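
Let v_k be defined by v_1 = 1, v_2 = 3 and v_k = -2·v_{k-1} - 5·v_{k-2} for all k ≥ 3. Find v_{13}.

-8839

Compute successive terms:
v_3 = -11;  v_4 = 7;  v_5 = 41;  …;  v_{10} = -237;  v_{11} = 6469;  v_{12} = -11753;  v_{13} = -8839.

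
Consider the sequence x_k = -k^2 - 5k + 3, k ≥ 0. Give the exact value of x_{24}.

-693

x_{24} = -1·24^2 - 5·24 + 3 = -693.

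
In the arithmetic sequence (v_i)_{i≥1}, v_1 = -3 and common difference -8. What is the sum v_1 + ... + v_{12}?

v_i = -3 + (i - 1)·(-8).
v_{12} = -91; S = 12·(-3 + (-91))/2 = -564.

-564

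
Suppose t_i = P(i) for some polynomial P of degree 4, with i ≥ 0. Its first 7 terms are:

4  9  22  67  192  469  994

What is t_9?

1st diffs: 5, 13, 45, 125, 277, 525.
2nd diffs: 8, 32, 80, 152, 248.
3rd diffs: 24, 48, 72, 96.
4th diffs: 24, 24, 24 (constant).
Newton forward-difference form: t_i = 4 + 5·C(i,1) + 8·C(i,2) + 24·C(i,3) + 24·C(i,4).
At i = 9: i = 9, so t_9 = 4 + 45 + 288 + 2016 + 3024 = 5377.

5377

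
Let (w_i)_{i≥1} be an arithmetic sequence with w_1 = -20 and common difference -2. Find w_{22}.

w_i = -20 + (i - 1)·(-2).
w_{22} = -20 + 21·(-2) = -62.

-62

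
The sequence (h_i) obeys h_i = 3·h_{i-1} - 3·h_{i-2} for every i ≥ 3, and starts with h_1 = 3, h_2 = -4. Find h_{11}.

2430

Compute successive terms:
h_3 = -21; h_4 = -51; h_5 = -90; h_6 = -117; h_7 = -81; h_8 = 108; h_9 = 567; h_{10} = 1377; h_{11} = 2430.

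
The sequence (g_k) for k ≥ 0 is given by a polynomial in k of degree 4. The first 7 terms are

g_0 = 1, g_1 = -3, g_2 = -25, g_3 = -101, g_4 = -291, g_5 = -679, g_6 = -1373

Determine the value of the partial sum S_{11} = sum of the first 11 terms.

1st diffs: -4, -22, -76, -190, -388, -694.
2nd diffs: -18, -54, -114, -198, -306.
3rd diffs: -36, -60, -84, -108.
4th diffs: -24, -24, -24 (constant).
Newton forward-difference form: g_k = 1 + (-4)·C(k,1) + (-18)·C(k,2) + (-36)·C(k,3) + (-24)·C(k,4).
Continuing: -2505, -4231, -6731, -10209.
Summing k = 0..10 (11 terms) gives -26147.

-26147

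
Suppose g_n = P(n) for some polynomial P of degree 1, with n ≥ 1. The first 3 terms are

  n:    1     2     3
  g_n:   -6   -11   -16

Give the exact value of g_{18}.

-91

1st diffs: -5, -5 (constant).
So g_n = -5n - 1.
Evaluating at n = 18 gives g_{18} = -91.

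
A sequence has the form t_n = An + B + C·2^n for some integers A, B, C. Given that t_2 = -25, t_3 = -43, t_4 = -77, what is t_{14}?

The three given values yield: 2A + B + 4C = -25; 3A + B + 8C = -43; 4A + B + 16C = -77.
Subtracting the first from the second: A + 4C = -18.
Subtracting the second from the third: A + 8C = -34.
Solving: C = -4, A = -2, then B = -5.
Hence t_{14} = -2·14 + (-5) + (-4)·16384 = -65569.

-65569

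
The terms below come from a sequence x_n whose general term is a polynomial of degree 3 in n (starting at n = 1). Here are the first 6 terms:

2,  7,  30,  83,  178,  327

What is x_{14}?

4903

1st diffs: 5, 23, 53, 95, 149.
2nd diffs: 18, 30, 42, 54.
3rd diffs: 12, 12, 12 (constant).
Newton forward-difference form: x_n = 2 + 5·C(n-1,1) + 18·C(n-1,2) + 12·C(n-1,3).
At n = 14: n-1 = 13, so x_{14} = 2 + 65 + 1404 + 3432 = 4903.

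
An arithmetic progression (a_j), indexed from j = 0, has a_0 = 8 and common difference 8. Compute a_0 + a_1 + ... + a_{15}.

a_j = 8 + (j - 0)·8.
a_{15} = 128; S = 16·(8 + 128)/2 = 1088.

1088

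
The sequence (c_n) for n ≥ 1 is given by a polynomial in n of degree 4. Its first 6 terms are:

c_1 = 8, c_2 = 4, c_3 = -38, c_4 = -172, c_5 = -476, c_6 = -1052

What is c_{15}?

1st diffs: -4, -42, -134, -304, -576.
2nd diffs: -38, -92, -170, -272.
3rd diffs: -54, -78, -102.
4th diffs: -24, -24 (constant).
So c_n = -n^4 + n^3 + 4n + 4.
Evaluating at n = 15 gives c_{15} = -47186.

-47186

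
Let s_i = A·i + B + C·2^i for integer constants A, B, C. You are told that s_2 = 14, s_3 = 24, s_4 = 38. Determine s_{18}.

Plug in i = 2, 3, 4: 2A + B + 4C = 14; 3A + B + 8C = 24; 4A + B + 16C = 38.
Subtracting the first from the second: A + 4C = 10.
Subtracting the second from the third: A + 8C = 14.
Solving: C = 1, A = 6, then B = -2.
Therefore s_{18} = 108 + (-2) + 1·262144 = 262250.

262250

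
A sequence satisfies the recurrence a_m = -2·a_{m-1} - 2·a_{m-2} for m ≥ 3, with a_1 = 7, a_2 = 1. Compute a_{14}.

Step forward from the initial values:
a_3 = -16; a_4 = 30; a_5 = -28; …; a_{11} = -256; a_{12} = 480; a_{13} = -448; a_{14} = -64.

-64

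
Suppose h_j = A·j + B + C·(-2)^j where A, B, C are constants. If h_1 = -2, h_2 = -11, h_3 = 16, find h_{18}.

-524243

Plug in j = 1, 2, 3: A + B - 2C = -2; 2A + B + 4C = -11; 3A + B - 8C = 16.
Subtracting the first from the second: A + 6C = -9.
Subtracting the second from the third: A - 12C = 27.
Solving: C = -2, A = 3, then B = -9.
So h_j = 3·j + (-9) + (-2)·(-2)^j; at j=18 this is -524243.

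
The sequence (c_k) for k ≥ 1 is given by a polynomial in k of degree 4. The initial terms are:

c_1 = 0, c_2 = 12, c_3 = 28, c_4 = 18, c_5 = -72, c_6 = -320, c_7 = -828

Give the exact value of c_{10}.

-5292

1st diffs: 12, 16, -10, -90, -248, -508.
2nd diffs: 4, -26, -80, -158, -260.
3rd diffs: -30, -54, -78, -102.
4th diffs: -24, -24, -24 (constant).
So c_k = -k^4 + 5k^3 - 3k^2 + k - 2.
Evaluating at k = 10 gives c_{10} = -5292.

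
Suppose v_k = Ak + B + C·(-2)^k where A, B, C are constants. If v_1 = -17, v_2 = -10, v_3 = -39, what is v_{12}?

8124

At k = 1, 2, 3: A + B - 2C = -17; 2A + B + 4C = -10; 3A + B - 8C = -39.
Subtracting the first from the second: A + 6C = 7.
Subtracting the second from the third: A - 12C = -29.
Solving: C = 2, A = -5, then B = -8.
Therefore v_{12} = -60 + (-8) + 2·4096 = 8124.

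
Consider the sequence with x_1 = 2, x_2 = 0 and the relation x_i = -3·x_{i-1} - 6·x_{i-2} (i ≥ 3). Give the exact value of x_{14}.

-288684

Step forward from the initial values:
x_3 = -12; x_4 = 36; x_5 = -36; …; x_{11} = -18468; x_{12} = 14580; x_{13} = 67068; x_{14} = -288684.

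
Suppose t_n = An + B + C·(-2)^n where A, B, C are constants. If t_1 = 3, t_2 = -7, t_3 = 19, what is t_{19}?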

====================

The entries above must be repeated word for word.

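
Let v_k be defined by v_1 = 1, v_2 = 3 and v_k = -2·v_{k-1} - 5·v_{k-2} for all k ≥ 3. Find v_{13}.

-8839

Compute successive terms:
v_3 = -11;  v_4 = 7;  v_5 = 41;  …;  v_{10} = -237;  v_{11} = 6469;  v_{12} = -11753;  v_{13} = -8839.

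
Consider the sequence x_k = -k^2 - 5k + 3, k ≥ 0. Give the exact value of x_{24}.

-693

x_{24} = -1·24^2 - 5·24 + 3 = -693.

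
In the arithmetic sequence (v_i)_{i≥1}, v_1 = -3 and common difference -8. What is the sum v_1 + ... + v_{12}?

v_i = -3 + (i - 1)·(-8).
v_{12} = -91; S = 12·(-3 + (-91))/2 = -564.

-564

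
Suppose t_i = P(i) for some polynomial P of degree 4, with i ≥ 0. Its first 7 terms are:

4  9  22  67  192  469  994

What is t_9?

1st diffs: 5, 13, 45, 125, 277, 525.
2nd diffs: 8, 32, 80, 152, 248.
3rd diffs: 24, 48, 72, 96.
4th diffs: 24, 24, 24 (constant).
Newton forward-difference form: t_i = 4 + 5·C(i,1) + 8·C(i,2) + 24·C(i,3) + 24·C(i,4).
At i = 9: i = 9, so t_9 = 4 + 45 + 288 + 2016 + 3024 = 5377.

5377

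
Let (w_i)_{i≥1} be an arithmetic sequence with w_1 = -20 and common difference -2. Find w_{22}.

w_i = -20 + (i - 1)·(-2).
w_{22} = -20 + 21·(-2) = -62.

-62

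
The sequence (h_i) obeys h_i = 3·h_{i-1} - 3·h_{i-2} for every i ≥ 3, and starts with h_1 = 3, h_2 = -4. Find h_{11}.

2430

Compute successive terms:
h_3 = -21; h_4 = -51; h_5 = -90; h_6 = -117; h_7 = -81; h_8 = 108; h_9 = 567; h_{10} = 1377; h_{11} = 2430.

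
The sequence (g_k) for k ≥ 0 is given by a polynomial in k of degree 4. The first 7 terms are

g_0 = 1, g_1 = -3, g_2 = -25, g_3 = -101, g_4 = -291, g_5 = -679, g_6 = -1373

Determine the value of the partial sum S_{11} = sum of the first 11 terms.

1st diffs: -4, -22, -76, -190, -388, -694.
2nd diffs: -18, -54, -114, -198, -306.
3rd diffs: -36, -60, -84, -108.
4th diffs: -24, -24, -24 (constant).
Newton forward-difference form: g_k = 1 + (-4)·C(k,1) + (-18)·C(k,2) + (-36)·C(k,3) + (-24)·C(k,4).
Continuing: -2505, -4231, -6731, -10209.
Summing k = 0..10 (11 terms) gives -26147.

-26147

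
Suppose g_n = P(n) for some polynomial P of degree 1, with n ≥ 1. The first 3 terms are

  n:    1     2     3
  g_n:   -6   -11   -16

Give the exact value of g_{18}.

-91

1st diffs: -5, -5 (constant).
So g_n = -5n - 1.
Evaluating at n = 18 gives g_{18} = -91.

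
A sequence has the form t_n = An + B + C·2^n for some integers A, B, C. Given that t_2 = -25, t_3 = -43, t_4 = -77, what is t_{14}?

The three given values yield: 2A + B + 4C = -25; 3A + B + 8C = -43; 4A + B + 16C = -77.
Subtracting the first from the second: A + 4C = -18.
Subtracting the second from the third: A + 8C = -34.
Solving: C = -4, A = -2, then B = -5.
Hence t_{14} = -2·14 + (-5) + (-4)·16384 = -65569.

-65569

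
The terms below come from a sequence x_n whose general term is a polynomial of degree 3 in n (starting at n = 1). Here are the first 6 terms:

2,  7,  30,  83,  178,  327

What is x_{14}?

4903

1st diffs: 5, 23, 53, 95, 149.
2nd diffs: 18, 30, 42, 54.
3rd diffs: 12, 12, 12 (constant).
Newton forward-difference form: x_n = 2 + 5·C(n-1,1) + 18·C(n-1,2) + 12·C(n-1,3).
At n = 14: n-1 = 13, so x_{14} = 2 + 65 + 1404 + 3432 = 4903.

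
An arithmetic progression (a_j), indexed from j = 0, has a_0 = 8 and common difference 8. Compute a_0 + a_1 + ... + a_{15}.

a_j = 8 + (j - 0)·8.
a_{15} = 128; S = 16·(8 + 128)/2 = 1088.

1088

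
The sequence (c_n) for n ≥ 1 is given by a polynomial in n of degree 4. Its first 6 terms are:

c_1 = 8, c_2 = 4, c_3 = -38, c_4 = -172, c_5 = -476, c_6 = -1052

What is c_{15}?

1st diffs: -4, -42, -134, -304, -576.
2nd diffs: -38, -92, -170, -272.
3rd diffs: -54, -78, -102.
4th diffs: -24, -24 (constant).
So c_n = -n^4 + n^3 + 4n + 4.
Evaluating at n = 15 gives c_{15} = -47186.

-47186

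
Let s_i = A·i + B + C·2^i for integer constants A, B, C. You are told that s_2 = 14, s_3 = 24, s_4 = 38. Determine s_{18}.

Plug in i = 2, 3, 4: 2A + B + 4C = 14; 3A + B + 8C = 24; 4A + B + 16C = 38.
Subtracting the first from the second: A + 4C = 10.
Subtracting the second from the third: A + 8C = 14.
Solving: C = 1, A = 6, then B = -2.
Therefore s_{18} = 108 + (-2) + 1·262144 = 262250.

262250

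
A sequence satisfies the recurrence a_m = -2·a_{m-1} - 2·a_{m-2} for m ≥ 3, with a_1 = 7, a_2 = 1. Compute a_{14}.

Step forward from the initial values:
a_3 = -16; a_4 = 30; a_5 = -28; …; a_{11} = -256; a_{12} = 480; a_{13} = -448; a_{14} = -64.

-64

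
Suppose h_j = A·j + B + C·(-2)^j where A, B, C are constants. If h_1 = -2, h_2 = -11, h_3 = 16, find h_{18}.

-524243

Plug in j = 1, 2, 3: A + B - 2C = -2; 2A + B + 4C = -11; 3A + B - 8C = 16.
Subtracting the first from the second: A + 6C = -9.
Subtracting the second from the third: A - 12C = 27.
Solving: C = -2, A = 3, then B = -9.
So h_j = 3·j + (-9) + (-2)·(-2)^j; at j=18 this is -524243.

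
The sequence (c_k) for k ≥ 1 is given by a polynomial in k of degree 4. The initial terms are:

c_1 = 0, c_2 = 12, c_3 = 28, c_4 = 18, c_5 = -72, c_6 = -320, c_7 = -828

Give the exact value of c_{10}.

-5292

1st diffs: 12, 16, -10, -90, -248, -508.
2nd diffs: 4, -26, -80, -158, -260.
3rd diffs: -30, -54, -78, -102.
4th diffs: -24, -24, -24 (constant).
So c_k = -k^4 + 5k^3 - 3k^2 + k - 2.
Evaluating at k = 10 gives c_{10} = -5292.

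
Suppose v_k = Ak + B + C·(-2)^k where A, B, C are constants. If v_1 = -17, v_2 = -10, v_3 = -39, what is v_{12}?

8124

At k = 1, 2, 3: A + B - 2C = -17; 2A + B + 4C = -10; 3A + B - 8C = -39.
Subtracting the first from the second: A + 6C = 7.
Subtracting the second from the third: A - 12C = -29.
Solving: C = 2, A = -5, then B = -8.
Therefore v_{12} = -60 + (-8) + 2·4096 = 8124.

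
Consider the sequence with x_1 = 2, x_2 = 0 and the relation x_i = -3·x_{i-1} - 6·x_{i-2} (i ≥ 3). Give the exact value of x_{14}.

-288684

Step forward from the initial values:
x_3 = -12; x_4 = 36; x_5 = -36; …; x_{11} = -18468; x_{12} = 14580; x_{13} = 67068; x_{14} = -288684.

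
Suppose t_n = An + B + C·(-2)^n where A, B, C are constants. If t_1 = 3, t_2 = -7, t_3 = 19, what is t_{19}?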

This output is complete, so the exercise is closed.